EXERCISE DIRECTIONS:
Find the string "asthma" in the records and copy each line where it occurs.

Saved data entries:
┌──

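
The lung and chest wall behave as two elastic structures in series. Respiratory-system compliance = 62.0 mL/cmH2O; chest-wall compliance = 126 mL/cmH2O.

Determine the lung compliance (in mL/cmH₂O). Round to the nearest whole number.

122

1/CL = 1/Crs − 1/Ccw.
1/CL = 1/62.0 − 1/126 = 0.008193.
CL = 122.06 mL/cmH2O.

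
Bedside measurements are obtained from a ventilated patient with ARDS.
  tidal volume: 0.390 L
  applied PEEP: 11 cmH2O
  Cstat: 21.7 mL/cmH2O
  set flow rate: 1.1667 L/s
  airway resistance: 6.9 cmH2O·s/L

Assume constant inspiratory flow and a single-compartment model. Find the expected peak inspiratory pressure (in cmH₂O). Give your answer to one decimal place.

Equation of motion (constant flow): PIP = Vt/C + R·V̇ + PEEP.
PIP = 390/21.7 + 6.9×1.1667 + 11 = 17.972 + 8.05 + 11 = 37.022 cmH2O.

37.0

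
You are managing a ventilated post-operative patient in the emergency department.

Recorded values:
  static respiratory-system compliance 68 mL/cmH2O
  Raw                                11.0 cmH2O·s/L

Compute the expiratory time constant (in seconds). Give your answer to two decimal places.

0.75

τ = R × C = 11.0 × 68 mL/cmH2O = 11.0 × 0.068 L/cmH2O = 0.748 s.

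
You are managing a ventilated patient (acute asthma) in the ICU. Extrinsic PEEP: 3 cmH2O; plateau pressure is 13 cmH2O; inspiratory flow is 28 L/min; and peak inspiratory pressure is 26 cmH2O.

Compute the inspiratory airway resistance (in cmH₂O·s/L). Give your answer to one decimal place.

27.9

Flow: 28 L/min ÷ 60 = 0.4667 L/s.
Raw = (PIP − Pplat) / flow = (26 − 13) / 0.4667 = 13.0 / 0.4667 = 27.855 cmH2O·s/L.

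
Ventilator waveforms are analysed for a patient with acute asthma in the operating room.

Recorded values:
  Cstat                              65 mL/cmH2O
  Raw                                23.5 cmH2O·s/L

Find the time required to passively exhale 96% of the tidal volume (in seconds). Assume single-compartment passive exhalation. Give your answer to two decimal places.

τ = R × C = 23.5 × 65 mL/cmH2O = 23.5 × 0.065 L/cmH2O = 1.528 s.
Exhaled fraction f = 1 − e^(−t/τ) → t = −τ·ln(1 − f) = −1.528·ln(0.04) = 4.918 s.

4.92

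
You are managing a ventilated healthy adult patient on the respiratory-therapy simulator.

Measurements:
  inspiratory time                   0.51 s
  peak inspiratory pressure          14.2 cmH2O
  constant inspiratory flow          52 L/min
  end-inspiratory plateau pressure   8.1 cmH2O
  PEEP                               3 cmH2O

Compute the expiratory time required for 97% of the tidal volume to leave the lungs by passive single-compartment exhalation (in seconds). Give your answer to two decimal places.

Flow: 52 L/min ÷ 60 = 0.8667 L/s.
Vt = flow × Ti = 0.8667 L/s × 0.51 s × 1000 mL/L = 442.02 mL.
R = (PIP − Pplat)/V̇ = (14.2 − 8.1) / 0.8667 = 6.1/0.8667 = 7.038 cmH2O·s/L.
C = Vt/(Pplat − PEEP) = 442.02 / (8.1 − 3) = 442.02/5.1 = 86.671 mL/cmH2O.
τ = R × C = 7.038 × 0.08667 L/cmH2O = 0.61 s.
t = −τ·ln(1 − 0.97) = −0.61·ln(0.03) = 2.139 s.

2.14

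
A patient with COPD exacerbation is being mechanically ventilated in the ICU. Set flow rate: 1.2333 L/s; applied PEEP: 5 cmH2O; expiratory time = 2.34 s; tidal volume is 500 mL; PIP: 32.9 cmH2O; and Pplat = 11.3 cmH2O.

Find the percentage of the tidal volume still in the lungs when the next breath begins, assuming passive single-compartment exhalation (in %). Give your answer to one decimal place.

R = (PIP − Pplat)/V̇ = (32.9 − 11.3) / 1.2333 = 21.6/1.2333 = 17.514 cmH2O·s/L.
C = Vt/(Pplat − PEEP) = 500.0 / (11.3 − 5) = 500.0/6.3 = 79.365 mL/cmH2O.
τ = R × C = 17.514 × 0.07937 L/cmH2O = 1.39 s.
Fraction remaining at end-expiration = e^(−Te/τ) = e^(−2.34/1.39) = 0.1857 → 18.57%.

18.6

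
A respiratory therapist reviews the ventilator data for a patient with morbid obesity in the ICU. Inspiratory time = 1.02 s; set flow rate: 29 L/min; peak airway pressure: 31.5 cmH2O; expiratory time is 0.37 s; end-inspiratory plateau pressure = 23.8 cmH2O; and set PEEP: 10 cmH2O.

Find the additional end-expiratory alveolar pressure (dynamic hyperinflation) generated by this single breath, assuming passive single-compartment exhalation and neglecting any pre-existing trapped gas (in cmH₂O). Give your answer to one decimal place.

7.2

Flow: 29 L/min ÷ 60 = 0.4833 L/s.
Vt = flow × Ti = 0.4833 L/s × 1.02 s × 1000 mL/L = 492.97 mL.
R = (PIP − Pplat)/V̇ = (31.5 − 23.8) / 0.4833 = 7.7/0.4833 = 15.932 cmH2O·s/L.
C = Vt/(Pplat − PEEP) = 492.97 / (23.8 − 10) = 492.97/13.8 = 35.722 mL/cmH2O.
τ = R × C = 15.932 × 0.03572 L/cmH2O = 0.5691 s.
Fraction remaining = e^(−Te/τ) = e^(−0.37/0.5691) = 0.522; trapped volume = 492.97 × 0.522 = 257.33 mL.
Additional alveolar pressure from trapping ≈ V_trapped / C = 257.33 / 35.722 = 7.204 cmH2O.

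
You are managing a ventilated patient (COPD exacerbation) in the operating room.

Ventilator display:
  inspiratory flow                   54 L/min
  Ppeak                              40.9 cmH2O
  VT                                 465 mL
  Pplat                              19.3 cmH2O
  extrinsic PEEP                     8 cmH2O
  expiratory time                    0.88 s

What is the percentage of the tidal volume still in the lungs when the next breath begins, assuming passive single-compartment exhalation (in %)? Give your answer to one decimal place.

Flow: 54 L/min ÷ 60 = 0.9 L/s.
R = (PIP − Pplat)/V̇ = (40.9 − 19.3) / 0.9 = 21.6/0.9 = 24.0 cmH2O·s/L.
C = Vt/(Pplat − PEEP) = 465.0 / (19.3 − 8) = 465.0/11.3 = 41.15 mL/cmH2O.
τ = R × C = 24.0 × 0.04115 L/cmH2O = 0.9876 s.
Fraction remaining at end-expiration = e^(−Te/τ) = e^(−0.88/0.9876) = 0.4102 → 41.02%.

41.0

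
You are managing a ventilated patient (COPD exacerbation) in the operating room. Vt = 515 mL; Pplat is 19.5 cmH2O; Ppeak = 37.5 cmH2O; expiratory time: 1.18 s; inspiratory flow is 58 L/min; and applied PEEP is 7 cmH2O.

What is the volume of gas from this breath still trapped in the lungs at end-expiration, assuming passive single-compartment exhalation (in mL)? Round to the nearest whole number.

111

Flow: 58 L/min ÷ 60 = 0.9667 L/s.
R = (PIP − Pplat)/V̇ = (37.5 − 19.5) / 0.9667 = 18.0/0.9667 = 18.62 cmH2O·s/L.
C = Vt/(Pplat − PEEP) = 515.0 / (19.5 − 7) = 515.0/12.5 = 41.2 mL/cmH2O.
τ = R × C = 18.62 × 0.0412 L/cmH2O = 0.7671 s.
Fraction remaining = e^(−Te/τ) = e^(−1.18/0.7671) = 0.2148.
Trapped volume = 515.0 × 0.2148 = 110.62 mL.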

└──

COMPLETED EXERCISE:
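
You are managing a ventilated patient (acute asthma) in the ICU. Extrinsic PEEP: 3 cmH2O; plateau pressure is 13 cmH2O; inspiratory flow is 28 L/min; and peak inspiratory pressure is 26 cmH2O.
Ventilator waveforms are analysed for a patient with acute asthma in the operating room.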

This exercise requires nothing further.